▶ [EXERCISE AIM] Retype, exactly as they appear below, the lines between the line holding "decay=6, weight=7, threshold=23" and the line holding "How many times does the neuron fire?", both ends included.

▶ [EXERCISE DATA]
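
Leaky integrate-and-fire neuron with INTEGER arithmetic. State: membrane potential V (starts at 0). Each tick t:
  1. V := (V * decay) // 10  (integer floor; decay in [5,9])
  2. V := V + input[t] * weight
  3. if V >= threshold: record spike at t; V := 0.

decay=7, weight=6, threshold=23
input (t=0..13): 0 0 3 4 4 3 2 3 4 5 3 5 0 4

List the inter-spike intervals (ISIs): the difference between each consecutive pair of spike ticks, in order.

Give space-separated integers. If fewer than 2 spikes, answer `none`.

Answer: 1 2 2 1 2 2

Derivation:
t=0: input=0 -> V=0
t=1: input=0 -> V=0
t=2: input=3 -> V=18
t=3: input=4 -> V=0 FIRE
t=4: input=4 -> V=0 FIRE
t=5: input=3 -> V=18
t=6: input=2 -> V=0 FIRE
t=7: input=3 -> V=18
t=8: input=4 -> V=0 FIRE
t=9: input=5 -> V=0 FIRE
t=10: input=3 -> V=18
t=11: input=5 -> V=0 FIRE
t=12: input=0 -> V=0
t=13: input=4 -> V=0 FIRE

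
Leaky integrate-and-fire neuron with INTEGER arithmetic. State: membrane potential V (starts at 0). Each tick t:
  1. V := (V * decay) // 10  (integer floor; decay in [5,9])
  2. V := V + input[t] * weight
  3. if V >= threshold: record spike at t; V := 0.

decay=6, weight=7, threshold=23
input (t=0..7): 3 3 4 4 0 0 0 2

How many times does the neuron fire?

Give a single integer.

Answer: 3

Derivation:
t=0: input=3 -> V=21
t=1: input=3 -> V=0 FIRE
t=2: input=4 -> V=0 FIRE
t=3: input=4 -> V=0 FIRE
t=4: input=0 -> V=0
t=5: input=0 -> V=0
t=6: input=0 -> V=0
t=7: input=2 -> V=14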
==
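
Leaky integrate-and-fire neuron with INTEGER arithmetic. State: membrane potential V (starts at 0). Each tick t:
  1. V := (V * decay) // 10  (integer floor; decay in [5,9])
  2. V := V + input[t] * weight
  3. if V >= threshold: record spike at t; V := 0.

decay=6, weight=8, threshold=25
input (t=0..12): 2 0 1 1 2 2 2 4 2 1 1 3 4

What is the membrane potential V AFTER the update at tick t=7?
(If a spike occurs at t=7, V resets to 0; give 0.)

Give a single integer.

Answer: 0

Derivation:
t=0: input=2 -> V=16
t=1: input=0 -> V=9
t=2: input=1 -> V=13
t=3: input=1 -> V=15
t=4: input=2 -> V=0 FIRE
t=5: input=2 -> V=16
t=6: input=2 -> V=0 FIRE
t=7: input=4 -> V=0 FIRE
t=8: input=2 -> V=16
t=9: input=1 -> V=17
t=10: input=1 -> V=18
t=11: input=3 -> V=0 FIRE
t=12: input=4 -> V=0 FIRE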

▶ [WRITTEN ANSWER]
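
decay=6, weight=7, threshold=23
input (t=0..7): 3 3 4 4 0 0 0 2

How many times does the neuron fire?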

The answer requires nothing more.